■ Task to complete: From the first line to the last, write out the data below exactly.

Items from a data source:
##########
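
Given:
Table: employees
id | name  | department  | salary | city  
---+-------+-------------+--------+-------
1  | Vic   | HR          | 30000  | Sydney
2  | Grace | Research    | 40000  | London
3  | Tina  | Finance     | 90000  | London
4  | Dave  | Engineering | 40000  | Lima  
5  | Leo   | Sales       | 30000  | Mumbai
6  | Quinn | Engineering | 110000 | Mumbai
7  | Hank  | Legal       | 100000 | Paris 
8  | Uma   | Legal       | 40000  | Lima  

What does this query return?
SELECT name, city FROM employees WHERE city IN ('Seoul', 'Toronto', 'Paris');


Filtering: city IN ('Seoul', 'Toronto', 'Paris')
Matching: 1 rows

1 rows:
Hank, Paris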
##########
■ Result:
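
Given:
Table: employees
id | name  | department  | salary | city  
---+-------+-------------+--------+-------
1  | Vic   | HR          | 30000  | Sydney
2  | Grace | Research    | 40000  | London
3  | Tina  | Finance     | 90000  | London
4  | Dave  | Engineering | 40000  | Lima  
5  | Leo   | Sales       | 30000  | Mumbai
6  | Quinn | Engineering | 110000 | Mumbai
7  | Hank  | Legal       | 100000 | Paris 
8  | Uma   | Legal       | 40000  | Lima  

What does this query return?
SELECT name, city FROM employees WHERE city IN ('Seoul', 'Toronto', 'Paris');


Filtering: city IN ('Seoul', 'Toronto', 'Paris')
Matching: 1 rows

1 rows:
Hank, Paris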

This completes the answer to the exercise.